_Activity_.
Find the line with "B: price 1592" in the entries below, then reproduce it and every line after it down to and including the line with "H: price 1650", exactly.

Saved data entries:
---

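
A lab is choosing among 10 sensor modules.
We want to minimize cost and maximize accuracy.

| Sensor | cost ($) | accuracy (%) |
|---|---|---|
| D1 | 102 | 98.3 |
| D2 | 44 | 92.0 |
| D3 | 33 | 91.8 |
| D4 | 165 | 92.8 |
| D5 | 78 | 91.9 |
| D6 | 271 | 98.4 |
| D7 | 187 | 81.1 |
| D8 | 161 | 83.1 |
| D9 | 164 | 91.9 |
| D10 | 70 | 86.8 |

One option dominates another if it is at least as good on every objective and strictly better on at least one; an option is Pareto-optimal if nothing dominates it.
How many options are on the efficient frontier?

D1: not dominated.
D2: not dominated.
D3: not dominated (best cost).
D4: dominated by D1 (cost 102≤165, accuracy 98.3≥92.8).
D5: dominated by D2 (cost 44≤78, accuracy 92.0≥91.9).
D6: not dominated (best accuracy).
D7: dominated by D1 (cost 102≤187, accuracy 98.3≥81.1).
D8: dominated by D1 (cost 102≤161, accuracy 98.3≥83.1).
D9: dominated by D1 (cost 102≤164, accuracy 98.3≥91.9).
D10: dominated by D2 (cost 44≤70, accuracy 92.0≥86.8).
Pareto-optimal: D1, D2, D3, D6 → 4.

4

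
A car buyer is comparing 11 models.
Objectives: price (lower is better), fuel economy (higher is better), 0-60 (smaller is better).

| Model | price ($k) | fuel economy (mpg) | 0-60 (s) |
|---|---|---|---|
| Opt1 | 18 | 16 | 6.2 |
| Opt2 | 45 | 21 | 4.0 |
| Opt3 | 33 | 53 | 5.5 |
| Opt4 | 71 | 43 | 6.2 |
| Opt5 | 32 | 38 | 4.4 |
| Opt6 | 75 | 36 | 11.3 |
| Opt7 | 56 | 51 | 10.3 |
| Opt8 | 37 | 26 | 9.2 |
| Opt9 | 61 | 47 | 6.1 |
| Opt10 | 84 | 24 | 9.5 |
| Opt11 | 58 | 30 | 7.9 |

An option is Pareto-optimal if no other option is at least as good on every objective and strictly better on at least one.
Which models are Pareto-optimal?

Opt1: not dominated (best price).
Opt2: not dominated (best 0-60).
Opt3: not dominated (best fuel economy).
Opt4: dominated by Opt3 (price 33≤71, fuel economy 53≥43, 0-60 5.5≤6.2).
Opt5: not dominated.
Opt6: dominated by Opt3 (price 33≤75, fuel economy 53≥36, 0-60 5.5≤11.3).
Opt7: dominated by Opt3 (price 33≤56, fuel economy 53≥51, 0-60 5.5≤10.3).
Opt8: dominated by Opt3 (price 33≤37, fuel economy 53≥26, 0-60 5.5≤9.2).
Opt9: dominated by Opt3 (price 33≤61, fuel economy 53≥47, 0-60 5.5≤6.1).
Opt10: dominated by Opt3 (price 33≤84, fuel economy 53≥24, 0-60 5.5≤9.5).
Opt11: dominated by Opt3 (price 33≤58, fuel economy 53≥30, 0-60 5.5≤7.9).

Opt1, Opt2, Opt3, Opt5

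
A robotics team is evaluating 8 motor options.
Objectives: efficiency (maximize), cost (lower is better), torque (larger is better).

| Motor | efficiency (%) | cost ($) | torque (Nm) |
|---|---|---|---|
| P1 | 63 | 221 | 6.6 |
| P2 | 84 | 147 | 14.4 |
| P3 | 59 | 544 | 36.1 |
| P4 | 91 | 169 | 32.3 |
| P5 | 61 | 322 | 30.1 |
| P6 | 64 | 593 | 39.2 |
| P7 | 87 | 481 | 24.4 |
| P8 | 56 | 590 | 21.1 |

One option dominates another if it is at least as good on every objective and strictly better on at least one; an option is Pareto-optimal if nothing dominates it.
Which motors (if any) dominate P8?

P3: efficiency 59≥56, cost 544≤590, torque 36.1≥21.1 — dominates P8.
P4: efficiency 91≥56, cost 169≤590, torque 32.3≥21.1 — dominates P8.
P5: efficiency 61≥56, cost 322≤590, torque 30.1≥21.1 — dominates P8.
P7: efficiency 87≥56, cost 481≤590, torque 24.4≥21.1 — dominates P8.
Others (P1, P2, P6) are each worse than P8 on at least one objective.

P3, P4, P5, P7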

---

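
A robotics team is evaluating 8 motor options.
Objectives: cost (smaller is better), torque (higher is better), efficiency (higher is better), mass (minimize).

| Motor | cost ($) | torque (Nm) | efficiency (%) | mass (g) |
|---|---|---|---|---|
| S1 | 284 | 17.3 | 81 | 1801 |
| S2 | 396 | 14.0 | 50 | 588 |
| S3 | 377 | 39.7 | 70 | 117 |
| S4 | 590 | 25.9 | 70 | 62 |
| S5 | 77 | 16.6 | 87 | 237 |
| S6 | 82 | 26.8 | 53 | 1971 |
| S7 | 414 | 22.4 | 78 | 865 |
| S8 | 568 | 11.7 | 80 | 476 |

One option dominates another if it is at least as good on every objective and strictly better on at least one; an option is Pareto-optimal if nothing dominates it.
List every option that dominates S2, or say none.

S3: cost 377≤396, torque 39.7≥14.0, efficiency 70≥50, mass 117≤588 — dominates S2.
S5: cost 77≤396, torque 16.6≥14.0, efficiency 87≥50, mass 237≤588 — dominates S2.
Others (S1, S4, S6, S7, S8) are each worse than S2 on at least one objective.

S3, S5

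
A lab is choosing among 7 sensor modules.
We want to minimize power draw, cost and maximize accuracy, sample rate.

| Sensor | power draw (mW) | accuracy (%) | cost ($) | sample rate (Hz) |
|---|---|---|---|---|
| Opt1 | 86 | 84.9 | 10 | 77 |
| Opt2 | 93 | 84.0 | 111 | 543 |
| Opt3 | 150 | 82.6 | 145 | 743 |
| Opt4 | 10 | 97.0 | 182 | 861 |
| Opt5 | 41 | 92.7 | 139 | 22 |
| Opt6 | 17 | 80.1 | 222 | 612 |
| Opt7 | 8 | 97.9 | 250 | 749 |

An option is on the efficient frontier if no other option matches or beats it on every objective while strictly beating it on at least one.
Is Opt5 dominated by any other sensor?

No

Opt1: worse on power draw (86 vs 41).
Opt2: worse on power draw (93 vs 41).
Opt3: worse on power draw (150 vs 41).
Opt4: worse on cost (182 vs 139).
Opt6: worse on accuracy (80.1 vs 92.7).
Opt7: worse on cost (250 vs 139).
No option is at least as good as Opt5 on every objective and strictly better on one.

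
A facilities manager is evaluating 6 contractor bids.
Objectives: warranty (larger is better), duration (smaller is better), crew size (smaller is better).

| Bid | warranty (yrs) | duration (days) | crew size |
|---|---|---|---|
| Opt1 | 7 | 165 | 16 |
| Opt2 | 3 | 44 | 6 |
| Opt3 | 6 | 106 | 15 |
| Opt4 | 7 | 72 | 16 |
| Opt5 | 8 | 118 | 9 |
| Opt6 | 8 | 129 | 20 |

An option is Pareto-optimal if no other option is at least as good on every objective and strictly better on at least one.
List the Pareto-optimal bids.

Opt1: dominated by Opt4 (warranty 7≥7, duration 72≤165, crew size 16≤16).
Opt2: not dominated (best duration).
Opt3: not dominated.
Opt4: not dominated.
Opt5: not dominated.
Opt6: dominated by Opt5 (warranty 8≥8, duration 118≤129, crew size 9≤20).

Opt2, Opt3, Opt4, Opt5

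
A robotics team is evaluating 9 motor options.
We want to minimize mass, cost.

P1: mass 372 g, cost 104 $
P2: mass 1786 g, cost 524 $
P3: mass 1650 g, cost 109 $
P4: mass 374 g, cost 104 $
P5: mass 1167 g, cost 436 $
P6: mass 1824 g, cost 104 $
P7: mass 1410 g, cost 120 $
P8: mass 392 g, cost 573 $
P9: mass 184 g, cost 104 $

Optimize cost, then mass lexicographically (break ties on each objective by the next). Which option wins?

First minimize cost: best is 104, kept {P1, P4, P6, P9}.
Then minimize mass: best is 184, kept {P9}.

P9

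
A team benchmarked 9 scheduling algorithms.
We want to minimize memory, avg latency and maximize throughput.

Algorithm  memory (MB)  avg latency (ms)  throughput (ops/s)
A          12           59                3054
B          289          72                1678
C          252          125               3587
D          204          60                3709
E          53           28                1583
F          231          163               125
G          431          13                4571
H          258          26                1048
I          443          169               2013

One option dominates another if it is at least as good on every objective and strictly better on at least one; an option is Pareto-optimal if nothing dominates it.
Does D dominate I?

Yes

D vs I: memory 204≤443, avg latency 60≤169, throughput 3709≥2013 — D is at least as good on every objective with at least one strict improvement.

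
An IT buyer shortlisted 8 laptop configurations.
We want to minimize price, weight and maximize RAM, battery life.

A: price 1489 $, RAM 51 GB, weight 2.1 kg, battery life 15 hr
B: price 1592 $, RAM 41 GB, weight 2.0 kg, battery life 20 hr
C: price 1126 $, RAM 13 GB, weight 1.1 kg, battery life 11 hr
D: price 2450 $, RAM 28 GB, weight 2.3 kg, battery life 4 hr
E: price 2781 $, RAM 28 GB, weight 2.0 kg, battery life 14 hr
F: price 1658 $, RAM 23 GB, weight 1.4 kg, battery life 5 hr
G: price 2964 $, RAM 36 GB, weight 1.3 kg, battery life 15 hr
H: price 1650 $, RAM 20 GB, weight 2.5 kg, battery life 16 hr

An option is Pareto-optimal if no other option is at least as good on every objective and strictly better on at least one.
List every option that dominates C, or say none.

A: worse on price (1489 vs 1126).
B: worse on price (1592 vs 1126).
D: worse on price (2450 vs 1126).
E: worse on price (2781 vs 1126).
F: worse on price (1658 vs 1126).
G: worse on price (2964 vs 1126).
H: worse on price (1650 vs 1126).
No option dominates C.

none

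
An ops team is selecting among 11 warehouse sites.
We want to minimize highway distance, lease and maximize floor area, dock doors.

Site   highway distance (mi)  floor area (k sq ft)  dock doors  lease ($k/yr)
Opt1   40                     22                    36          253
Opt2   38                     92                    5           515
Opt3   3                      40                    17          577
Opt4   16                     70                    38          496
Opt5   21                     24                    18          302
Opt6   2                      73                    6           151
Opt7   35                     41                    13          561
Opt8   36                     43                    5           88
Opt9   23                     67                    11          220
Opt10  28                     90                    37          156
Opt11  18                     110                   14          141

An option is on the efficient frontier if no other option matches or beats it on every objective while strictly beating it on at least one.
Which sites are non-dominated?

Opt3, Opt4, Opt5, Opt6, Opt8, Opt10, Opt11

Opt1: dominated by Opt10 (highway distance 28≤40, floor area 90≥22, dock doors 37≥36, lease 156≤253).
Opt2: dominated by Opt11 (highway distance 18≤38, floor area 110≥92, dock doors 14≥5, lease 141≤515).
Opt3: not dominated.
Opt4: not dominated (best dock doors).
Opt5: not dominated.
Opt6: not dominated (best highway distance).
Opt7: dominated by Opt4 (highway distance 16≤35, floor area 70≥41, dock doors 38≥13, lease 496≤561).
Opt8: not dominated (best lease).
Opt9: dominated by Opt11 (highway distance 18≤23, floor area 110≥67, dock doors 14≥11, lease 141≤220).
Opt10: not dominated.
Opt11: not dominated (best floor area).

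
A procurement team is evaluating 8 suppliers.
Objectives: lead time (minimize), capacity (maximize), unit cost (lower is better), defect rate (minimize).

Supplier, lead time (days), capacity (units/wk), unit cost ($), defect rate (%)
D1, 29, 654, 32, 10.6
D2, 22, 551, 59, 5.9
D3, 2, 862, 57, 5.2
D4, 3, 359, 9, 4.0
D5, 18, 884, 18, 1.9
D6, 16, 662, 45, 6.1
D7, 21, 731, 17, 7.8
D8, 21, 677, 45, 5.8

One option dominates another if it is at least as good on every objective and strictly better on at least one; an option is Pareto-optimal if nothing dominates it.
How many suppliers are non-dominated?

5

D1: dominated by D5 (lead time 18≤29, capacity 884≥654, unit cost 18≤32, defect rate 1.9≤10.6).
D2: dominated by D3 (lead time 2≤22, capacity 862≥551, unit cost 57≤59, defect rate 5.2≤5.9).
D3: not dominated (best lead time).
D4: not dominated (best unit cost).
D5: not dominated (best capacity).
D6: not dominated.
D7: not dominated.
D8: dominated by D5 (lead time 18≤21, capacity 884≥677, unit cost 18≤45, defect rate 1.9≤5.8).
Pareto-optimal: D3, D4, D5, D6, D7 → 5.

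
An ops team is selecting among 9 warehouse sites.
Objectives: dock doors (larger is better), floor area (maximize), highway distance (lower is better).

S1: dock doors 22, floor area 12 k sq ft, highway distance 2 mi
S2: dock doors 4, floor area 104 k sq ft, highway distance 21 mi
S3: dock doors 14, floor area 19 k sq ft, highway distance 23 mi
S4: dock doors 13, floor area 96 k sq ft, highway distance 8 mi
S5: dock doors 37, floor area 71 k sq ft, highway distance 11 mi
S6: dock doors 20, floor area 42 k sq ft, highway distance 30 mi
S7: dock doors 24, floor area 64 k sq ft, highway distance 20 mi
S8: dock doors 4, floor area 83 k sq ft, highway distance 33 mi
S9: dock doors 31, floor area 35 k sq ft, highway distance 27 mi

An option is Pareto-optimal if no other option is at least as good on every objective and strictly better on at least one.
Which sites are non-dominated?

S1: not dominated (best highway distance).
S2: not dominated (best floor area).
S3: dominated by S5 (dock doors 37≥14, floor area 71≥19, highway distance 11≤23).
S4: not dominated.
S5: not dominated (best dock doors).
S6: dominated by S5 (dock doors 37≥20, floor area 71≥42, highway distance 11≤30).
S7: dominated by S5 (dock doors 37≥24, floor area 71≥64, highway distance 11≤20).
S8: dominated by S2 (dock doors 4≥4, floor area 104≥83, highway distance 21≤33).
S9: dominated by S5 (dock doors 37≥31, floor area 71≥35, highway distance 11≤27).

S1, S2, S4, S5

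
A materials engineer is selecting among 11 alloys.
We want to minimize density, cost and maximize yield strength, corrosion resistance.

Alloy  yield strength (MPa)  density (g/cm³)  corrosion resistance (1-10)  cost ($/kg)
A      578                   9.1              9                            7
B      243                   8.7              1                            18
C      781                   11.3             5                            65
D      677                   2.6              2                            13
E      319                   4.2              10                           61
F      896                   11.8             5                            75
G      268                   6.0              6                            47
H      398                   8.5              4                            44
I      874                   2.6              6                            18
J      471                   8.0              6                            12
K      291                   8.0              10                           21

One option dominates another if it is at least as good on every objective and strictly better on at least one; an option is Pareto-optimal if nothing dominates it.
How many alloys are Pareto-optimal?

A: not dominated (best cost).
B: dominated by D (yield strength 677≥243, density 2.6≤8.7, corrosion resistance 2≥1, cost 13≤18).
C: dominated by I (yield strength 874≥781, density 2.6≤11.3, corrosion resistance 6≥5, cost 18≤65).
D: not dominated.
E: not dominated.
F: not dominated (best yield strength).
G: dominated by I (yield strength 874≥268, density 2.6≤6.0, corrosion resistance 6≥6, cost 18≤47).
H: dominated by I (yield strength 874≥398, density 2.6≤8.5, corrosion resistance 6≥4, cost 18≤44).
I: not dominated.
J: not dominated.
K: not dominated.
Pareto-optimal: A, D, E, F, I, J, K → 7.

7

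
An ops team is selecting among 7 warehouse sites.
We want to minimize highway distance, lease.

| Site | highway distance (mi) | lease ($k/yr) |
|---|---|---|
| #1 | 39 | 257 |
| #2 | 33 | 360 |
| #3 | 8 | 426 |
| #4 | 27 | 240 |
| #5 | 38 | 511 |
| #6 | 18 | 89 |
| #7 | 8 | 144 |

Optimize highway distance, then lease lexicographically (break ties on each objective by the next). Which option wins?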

---

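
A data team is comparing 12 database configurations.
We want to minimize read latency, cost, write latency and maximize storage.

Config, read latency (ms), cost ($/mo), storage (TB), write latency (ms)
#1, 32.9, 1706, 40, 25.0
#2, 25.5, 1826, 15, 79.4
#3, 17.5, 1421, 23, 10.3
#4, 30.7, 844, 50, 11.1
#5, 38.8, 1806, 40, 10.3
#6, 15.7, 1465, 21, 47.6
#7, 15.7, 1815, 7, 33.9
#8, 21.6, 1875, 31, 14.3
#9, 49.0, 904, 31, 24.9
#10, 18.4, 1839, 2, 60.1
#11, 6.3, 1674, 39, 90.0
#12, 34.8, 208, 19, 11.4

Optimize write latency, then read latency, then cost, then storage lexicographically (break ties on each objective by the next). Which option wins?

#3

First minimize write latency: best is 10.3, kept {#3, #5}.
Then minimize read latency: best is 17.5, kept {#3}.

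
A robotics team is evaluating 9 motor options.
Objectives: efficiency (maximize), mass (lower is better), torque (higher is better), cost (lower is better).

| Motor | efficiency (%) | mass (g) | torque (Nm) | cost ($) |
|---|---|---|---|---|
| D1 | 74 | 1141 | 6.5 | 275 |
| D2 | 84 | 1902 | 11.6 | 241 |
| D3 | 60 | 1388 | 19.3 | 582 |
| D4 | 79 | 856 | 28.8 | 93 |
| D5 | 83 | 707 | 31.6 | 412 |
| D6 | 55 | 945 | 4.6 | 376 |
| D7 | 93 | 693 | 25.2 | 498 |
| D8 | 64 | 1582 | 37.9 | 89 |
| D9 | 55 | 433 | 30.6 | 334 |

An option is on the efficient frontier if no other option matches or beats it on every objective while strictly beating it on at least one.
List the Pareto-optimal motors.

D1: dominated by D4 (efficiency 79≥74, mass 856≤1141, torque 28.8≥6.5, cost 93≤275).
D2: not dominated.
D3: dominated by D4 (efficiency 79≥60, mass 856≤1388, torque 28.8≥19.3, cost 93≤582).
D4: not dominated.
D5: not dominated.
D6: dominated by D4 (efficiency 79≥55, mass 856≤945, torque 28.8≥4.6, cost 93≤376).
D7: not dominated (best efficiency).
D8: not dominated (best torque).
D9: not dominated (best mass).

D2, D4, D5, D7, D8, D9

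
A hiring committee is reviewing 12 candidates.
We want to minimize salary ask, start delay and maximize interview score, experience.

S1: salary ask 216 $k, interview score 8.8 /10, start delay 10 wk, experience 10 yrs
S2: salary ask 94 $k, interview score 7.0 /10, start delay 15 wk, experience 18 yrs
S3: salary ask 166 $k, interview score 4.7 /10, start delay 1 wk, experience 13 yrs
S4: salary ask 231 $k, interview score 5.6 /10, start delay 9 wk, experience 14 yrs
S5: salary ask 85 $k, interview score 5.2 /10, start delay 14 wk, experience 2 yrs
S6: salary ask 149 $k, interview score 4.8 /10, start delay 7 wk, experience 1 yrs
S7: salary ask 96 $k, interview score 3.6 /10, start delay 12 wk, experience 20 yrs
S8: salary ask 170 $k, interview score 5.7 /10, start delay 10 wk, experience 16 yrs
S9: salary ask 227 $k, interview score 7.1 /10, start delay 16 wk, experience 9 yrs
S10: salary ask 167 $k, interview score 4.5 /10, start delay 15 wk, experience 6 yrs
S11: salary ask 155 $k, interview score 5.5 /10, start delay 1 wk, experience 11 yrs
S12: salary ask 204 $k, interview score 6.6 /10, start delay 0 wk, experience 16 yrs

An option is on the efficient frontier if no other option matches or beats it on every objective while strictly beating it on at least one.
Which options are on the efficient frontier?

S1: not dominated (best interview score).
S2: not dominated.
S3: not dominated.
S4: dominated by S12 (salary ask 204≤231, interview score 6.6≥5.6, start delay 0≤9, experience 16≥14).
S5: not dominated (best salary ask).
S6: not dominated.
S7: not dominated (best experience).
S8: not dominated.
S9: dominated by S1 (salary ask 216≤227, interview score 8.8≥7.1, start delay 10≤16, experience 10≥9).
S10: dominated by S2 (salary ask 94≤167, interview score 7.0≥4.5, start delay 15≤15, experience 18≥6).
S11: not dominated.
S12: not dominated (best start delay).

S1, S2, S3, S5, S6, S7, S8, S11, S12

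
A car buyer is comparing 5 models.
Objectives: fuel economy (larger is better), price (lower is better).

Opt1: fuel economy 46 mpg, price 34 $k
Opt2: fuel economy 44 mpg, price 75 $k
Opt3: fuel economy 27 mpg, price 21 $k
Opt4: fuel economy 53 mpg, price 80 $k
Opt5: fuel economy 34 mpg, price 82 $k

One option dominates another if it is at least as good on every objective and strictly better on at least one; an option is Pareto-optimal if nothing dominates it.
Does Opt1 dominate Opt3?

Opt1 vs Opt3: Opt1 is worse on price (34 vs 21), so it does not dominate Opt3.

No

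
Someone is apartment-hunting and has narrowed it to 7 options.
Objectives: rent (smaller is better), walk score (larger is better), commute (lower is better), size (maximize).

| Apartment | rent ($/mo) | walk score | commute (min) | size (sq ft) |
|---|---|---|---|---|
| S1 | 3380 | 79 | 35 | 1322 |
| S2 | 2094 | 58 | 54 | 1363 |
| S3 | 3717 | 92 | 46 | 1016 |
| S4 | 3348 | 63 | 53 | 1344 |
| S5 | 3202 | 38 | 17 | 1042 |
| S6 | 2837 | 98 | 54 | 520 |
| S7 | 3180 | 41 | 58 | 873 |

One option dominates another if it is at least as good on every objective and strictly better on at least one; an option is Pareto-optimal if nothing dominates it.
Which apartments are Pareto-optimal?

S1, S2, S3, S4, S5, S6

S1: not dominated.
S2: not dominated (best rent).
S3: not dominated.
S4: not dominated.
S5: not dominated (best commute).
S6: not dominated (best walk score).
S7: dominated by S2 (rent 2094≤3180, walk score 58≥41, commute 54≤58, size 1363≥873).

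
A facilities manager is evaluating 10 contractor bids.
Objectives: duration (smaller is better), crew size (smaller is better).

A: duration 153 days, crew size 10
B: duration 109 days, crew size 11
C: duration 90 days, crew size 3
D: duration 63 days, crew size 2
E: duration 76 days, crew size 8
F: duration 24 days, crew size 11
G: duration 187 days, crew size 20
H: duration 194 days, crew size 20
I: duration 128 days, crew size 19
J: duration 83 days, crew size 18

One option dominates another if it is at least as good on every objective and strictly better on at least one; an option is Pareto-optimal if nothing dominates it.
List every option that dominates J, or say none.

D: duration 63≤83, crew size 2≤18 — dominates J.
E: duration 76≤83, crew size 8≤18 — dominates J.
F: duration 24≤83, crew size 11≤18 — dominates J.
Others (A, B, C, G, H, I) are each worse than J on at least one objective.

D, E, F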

---

_Solution to this exercise_.
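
B: price 1592 $, RAM 41 GB, weight 2.0 kg, battery life 20 hr
C: price 1126 $, RAM 13 GB, weight 1.1 kg, battery life 11 hr
D: price 2450 $, RAM 28 GB, weight 2.3 kg, battery life 4 hr
E: price 2781 $, RAM 28 GB, weight 2.0 kg, battery life 14 hr
F: price 1658 $, RAM 23 GB, weight 1.4 kg, battery life 5 hr
G: price 2964 $, RAM 36 GB, weight 1.3 kg, battery life 15 hr
H: price 1650 $, RAM 20 GB, weight 2.5 kg, battery life 16 hr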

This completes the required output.